[Records to use]
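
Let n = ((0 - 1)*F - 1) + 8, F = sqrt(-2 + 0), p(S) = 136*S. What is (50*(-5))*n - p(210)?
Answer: -30310 + 250*I*sqrt(2) ≈ -30310.0 + 353.55*I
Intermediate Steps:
F = I*sqrt(2) (F = sqrt(-2) = I*sqrt(2) ≈ 1.4142*I)
n = 7 - I*sqrt(2) (n = ((0 - 1)*(I*sqrt(2)) - 1) + 8 = (-I*sqrt(2) - 1) + 8 = (-1 - I*sqrt(2)) + 8 = 7 - I*sqrt(2) ≈ 7.0 - 1.4142*I)
(50*(-5))*n - p(210) = (50*(-5))*(7 - I*sqrt(2)) - 136*210 = -250*(7 - I*sqrt(2)) - 1*28560 = (-1750 + 250*I*sqrt(2)) - 28560 = -30310 + 250*I*sqrt(2)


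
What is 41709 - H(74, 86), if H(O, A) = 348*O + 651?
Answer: 15306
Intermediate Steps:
H(O, A) = 651 + 348*O
41709 - H(74, 86) = 41709 - (651 + 348*74) = 41709 - (651 + 25752) = 41709 - 1*26403 = 41709 - 26403 = 15306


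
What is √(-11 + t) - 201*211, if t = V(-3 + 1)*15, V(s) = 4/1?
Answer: -42404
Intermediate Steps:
V(s) = 4 (V(s) = 4*1 = 4)
t = 60 (t = 4*15 = 60)
√(-11 + t) - 201*211 = √(-11 + 60) - 201*211 = √49 - 42411 = 7 - 42411 = -42404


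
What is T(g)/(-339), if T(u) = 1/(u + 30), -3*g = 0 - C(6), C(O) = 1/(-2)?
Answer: -2/20227 ≈ -9.8878e-5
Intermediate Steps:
C(O) = -1/2 (C(O) = 1*(-1/2) = -1/2)
g = -1/6 (g = -(0 - 1*(-1/2))/3 = -(0 + 1/2)/3 = -1/3*1/2 = -1/6 ≈ -0.16667)
T(u) = 1/(30 + u)
T(g)/(-339) = 1/((30 - 1/6)*(-339)) = -1/339/(179/6) = (6/179)*(-1/339) = -2/20227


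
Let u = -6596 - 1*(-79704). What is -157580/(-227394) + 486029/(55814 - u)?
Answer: -53897444953/1966275918 ≈ -27.411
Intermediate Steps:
u = 73108 (u = -6596 + 79704 = 73108)
-157580/(-227394) + 486029/(55814 - u) = -157580/(-227394) + 486029/(55814 - 1*73108) = -157580*(-1/227394) + 486029/(55814 - 73108) = 78790/113697 + 486029/(-17294) = 78790/113697 + 486029*(-1/17294) = 78790/113697 - 486029/17294 = -53897444953/1966275918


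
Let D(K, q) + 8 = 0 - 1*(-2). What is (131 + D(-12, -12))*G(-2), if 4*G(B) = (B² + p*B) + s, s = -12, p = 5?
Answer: -1125/2 ≈ -562.50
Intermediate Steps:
D(K, q) = -6 (D(K, q) = -8 + (0 - 1*(-2)) = -8 + (0 + 2) = -8 + 2 = -6)
G(B) = -3 + B²/4 + 5*B/4 (G(B) = ((B² + 5*B) - 12)/4 = (-12 + B² + 5*B)/4 = -3 + B²/4 + 5*B/4)
(131 + D(-12, -12))*G(-2) = (131 - 6)*(-3 + (¼)*(-2)² + (5/4)*(-2)) = 125*(-3 + (¼)*4 - 5/2) = 125*(-3 + 1 - 5/2) = 125*(-9/2) = -1125/2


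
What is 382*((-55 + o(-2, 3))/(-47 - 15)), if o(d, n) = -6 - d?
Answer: 11269/31 ≈ 363.52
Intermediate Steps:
382*((-55 + o(-2, 3))/(-47 - 15)) = 382*((-55 + (-6 - 1*(-2)))/(-47 - 15)) = 382*((-55 + (-6 + 2))/(-62)) = 382*((-55 - 4)*(-1/62)) = 382*(-59*(-1/62)) = 382*(59/62) = 11269/31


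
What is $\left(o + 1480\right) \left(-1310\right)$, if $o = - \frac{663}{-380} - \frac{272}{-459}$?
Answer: $- \frac{1992350311}{1026} \approx -1.9419 \cdot 10^{6}$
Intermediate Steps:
$o = \frac{23981}{10260}$ ($o = \left(-663\right) \left(- \frac{1}{380}\right) - - \frac{16}{27} = \frac{663}{380} + \frac{16}{27} = \frac{23981}{10260} \approx 2.3373$)
$\left(o + 1480\right) \left(-1310\right) = \left(\frac{23981}{10260} + 1480\right) \left(-1310\right) = \frac{15208781}{10260} \left(-1310\right) = - \frac{1992350311}{1026}$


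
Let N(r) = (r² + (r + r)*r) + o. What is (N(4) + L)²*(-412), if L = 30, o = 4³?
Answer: -8307568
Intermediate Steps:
o = 64
N(r) = 64 + 3*r² (N(r) = (r² + (r + r)*r) + 64 = (r² + (2*r)*r) + 64 = (r² + 2*r²) + 64 = 3*r² + 64 = 64 + 3*r²)
(N(4) + L)²*(-412) = ((64 + 3*4²) + 30)²*(-412) = ((64 + 3*16) + 30)²*(-412) = ((64 + 48) + 30)²*(-412) = (112 + 30)²*(-412) = 142²*(-412) = 20164*(-412) = -8307568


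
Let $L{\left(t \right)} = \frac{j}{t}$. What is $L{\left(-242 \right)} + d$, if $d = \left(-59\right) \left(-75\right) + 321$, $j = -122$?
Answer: $\frac{574327}{121} \approx 4746.5$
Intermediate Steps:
$d = 4746$ ($d = 4425 + 321 = 4746$)
$L{\left(t \right)} = - \frac{122}{t}$
$L{\left(-242 \right)} + d = - \frac{122}{-242} + 4746 = \left(-122\right) \left(- \frac{1}{242}\right) + 4746 = \frac{61}{121} + 4746 = \frac{574327}{121}$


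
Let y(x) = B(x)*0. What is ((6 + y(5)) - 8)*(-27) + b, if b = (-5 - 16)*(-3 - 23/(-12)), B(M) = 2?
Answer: 307/4 ≈ 76.750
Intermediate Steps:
y(x) = 0 (y(x) = 2*0 = 0)
b = 91/4 (b = -21*(-3 - 23*(-1/12)) = -21*(-3 + 23/12) = -21*(-13/12) = 91/4 ≈ 22.750)
((6 + y(5)) - 8)*(-27) + b = ((6 + 0) - 8)*(-27) + 91/4 = (6 - 8)*(-27) + 91/4 = -2*(-27) + 91/4 = 54 + 91/4 = 307/4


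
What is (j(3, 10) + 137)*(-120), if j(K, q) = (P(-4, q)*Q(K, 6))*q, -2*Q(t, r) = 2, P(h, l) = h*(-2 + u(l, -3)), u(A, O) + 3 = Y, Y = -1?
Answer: 12360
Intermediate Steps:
u(A, O) = -4 (u(A, O) = -3 - 1 = -4)
P(h, l) = -6*h (P(h, l) = h*(-2 - 4) = h*(-6) = -6*h)
Q(t, r) = -1 (Q(t, r) = -½*2 = -1)
j(K, q) = -24*q (j(K, q) = (-6*(-4)*(-1))*q = (24*(-1))*q = -24*q)
(j(3, 10) + 137)*(-120) = (-24*10 + 137)*(-120) = (-240 + 137)*(-120) = -103*(-120) = 12360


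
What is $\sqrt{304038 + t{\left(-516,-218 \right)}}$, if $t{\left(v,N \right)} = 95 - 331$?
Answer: $\sqrt{303802} \approx 551.18$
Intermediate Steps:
$t{\left(v,N \right)} = -236$
$\sqrt{304038 + t{\left(-516,-218 \right)}} = \sqrt{304038 - 236} = \sqrt{303802}$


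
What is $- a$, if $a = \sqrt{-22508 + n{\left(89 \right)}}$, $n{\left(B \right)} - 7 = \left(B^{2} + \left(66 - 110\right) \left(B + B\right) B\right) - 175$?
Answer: $- i \sqrt{711803} \approx - 843.68 i$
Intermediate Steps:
$n{\left(B \right)} = -168 - 87 B^{2}$ ($n{\left(B \right)} = 7 - \left(175 - B^{2} - \left(66 - 110\right) \left(B + B\right) B\right) = 7 - \left(175 - B^{2} - - 44 \cdot 2 B B\right) = 7 - \left(175 - B^{2} - - 88 B B\right) = 7 + \left(\left(B^{2} - 88 B^{2}\right) - 175\right) = 7 - \left(175 + 87 B^{2}\right) = -168 - 87 B^{2}$)
$a = i \sqrt{711803}$ ($a = \sqrt{-22508 - \left(168 + 87 \cdot 89^{2}\right)} = \sqrt{-22508 - 689295} = \sqrt{-711803} = i \sqrt{711803} \approx 843.68 i$)
$- a = - i \sqrt{711803}$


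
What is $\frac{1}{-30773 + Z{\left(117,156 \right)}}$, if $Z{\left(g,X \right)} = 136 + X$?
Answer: $- \frac{1}{30481} \approx -3.2807 \cdot 10^{-5}$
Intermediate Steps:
$\frac{1}{-30773 + Z{\left(117,156 \right)}} = \frac{1}{-30773 + \left(136 + 156\right)} = \frac{1}{-30773 + 292} = \frac{1}{-30481} = - \frac{1}{30481}$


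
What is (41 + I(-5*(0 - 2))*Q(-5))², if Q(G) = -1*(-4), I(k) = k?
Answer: 6561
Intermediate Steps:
Q(G) = 4
(41 + I(-5*(0 - 2))*Q(-5))² = (41 - 5*(0 - 2)*4)² = (41 - 5*(-2)*4)² = (41 + 10*4)² = (41 + 40)² = 81² = 6561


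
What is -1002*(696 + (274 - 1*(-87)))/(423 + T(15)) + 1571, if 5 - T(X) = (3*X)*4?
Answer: -334753/124 ≈ -2699.6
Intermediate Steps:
T(X) = 5 - 12*X (T(X) = 5 - 3*X*4 = 5 - 12*X)
-1002*(696 + (274 - 1*(-87)))/(423 + T(15)) + 1571 = -1002*(696 + (274 - 1*(-87)))/(423 + (5 - 12*15)) + 1571 = -1002*(696 + (274 + 87))/(423 + (5 - 180)) + 1571 = -1002*(696 + 361)/(423 - 175) + 1571 = -1059114/248 + 1571 = -1002*1057/248 + 1571 = -529557/124 + 1571 = -334753/124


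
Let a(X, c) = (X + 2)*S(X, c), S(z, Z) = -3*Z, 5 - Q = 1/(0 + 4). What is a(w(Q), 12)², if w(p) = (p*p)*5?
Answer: 273340089/16 ≈ 1.7084e+7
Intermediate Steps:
Q = 19/4 (Q = 5 - 1/(0 + 4) = 5 - 1/4 = 5 - 1*¼ = 5 - ¼ = 19/4 ≈ 4.7500)
w(p) = 5*p² (w(p) = p²*5 = 5*p²)
a(X, c) = -3*c*(2 + X) (a(X, c) = (X + 2)*(-3*c) = (2 + X)*(-3*c) = -3*c*(2 + X))
a(w(Q), 12)² = (-3*12*(2 + 5*(19/4)²))² = (-3*12*(2 + 5*(361/16)))² = (-3*12*(2 + 1805/16))² = (-3*12*1837/16)² = (-16533/4)² = 273340089/16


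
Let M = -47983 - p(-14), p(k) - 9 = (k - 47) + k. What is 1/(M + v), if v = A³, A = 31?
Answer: -1/18126 ≈ -5.5169e-5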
[/Records to use]
> _Problem requirements_
Your answer must be the lines from the first line of the records through the line containing "Answer: 15306", copied exactly.

> _Result for this exercise_
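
Let n = ((0 - 1)*F - 1) + 8, F = sqrt(-2 + 0), p(S) = 136*S. What is (50*(-5))*n - p(210)?
Answer: -30310 + 250*I*sqrt(2) ≈ -30310.0 + 353.55*I
Intermediate Steps:
F = I*sqrt(2) (F = sqrt(-2) = I*sqrt(2) ≈ 1.4142*I)
n = 7 - I*sqrt(2) (n = ((0 - 1)*(I*sqrt(2)) - 1) + 8 = (-I*sqrt(2) - 1) + 8 = (-1 - I*sqrt(2)) + 8 = 7 - I*sqrt(2) ≈ 7.0 - 1.4142*I)
(50*(-5))*n - p(210) = (50*(-5))*(7 - I*sqrt(2)) - 136*210 = -250*(7 - I*sqrt(2)) - 1*28560 = (-1750 + 250*I*sqrt(2)) - 28560 = -30310 + 250*I*sqrt(2)


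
What is 41709 - H(74, 86), if H(O, A) = 348*O + 651?
Answer: 15306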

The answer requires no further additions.